**Required action:**
The records shown below are to be repeated exactly and completely.

**Available data:**
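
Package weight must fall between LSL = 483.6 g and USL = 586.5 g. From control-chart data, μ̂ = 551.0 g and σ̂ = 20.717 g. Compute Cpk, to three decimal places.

0.571

Cpu = (USL − μ̂) / (3σ̂) = (586.5 − 551.0) / (3 × 20.717) = 0.5712; Cpl = (μ̂ − LSL) / (3σ̂) = (551.0 − 483.6) / (3 × 20.717) = 1.0845; Cpk = min(Cpu, Cpl) = 0.5712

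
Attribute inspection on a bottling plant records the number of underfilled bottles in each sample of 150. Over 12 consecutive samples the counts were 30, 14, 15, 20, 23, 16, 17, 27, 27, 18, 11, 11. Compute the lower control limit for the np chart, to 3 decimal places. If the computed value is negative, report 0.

6.840

p̄ = Σdᵢ / (k·n) = 229 / (12 × 150) = 0.12722
LCL = np̄ − 3·√(np̄(1−p̄)) = 19.0833 − 3 × 4.0811 = 6.8400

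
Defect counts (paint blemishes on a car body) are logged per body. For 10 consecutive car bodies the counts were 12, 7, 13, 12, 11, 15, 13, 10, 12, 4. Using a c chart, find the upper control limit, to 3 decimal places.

20.805

c̄ = (12 + 7 + 13 + 12 + 11 + 15 + 13 + 10 + 12 + 4) / 10 = 109 / 10 = 10.9000
UCL = c̄ + 3√c̄ = 10.9000 + 3 × √10.9000 = 10.9000 + 3 × 3.3015 = 20.8045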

**Solution for this task:**
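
Package weight must fall between LSL = 483.6 g and USL = 586.5 g. From control-chart data, μ̂ = 551.0 g and σ̂ = 20.717 g. Compute Cpk, to three decimal places.

0.571

Cpu = (USL − μ̂) / (3σ̂) = (586.5 − 551.0) / (3 × 20.717) = 0.5712; Cpl = (μ̂ − LSL) / (3σ̂) = (551.0 − 483.6) / (3 × 20.717) = 1.0845; Cpk = min(Cpu, Cpl) = 0.5712

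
Attribute inspection on a bottling plant records the number of underfilled bottles in each sample of 150. Over 12 consecutive samples the counts were 30, 14, 15, 20, 23, 16, 17, 27, 27, 18, 11, 11. Compute the lower control limit for the np chart, to 3 decimal places. If the computed value is negative, report 0.

6.840

p̄ = Σdᵢ / (k·n) = 229 / (12 × 150) = 0.12722
LCL = np̄ − 3·√(np̄(1−p̄)) = 19.0833 − 3 × 4.0811 = 6.8400

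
Defect counts (paint blemishes on a car body) are logged per body. For 10 consecutive car bodies the counts were 12, 7, 13, 12, 11, 15, 13, 10, 12, 4. Using a c chart, find the upper control limit, to 3 decimal places.

20.805

c̄ = (12 + 7 + 13 + 12 + 11 + 15 + 13 + 10 + 12 + 4) / 10 = 109 / 10 = 10.9000
UCL = c̄ + 3√c̄ = 10.9000 + 3 × √10.9000 = 10.9000 + 3 × 3.3015 = 20.8045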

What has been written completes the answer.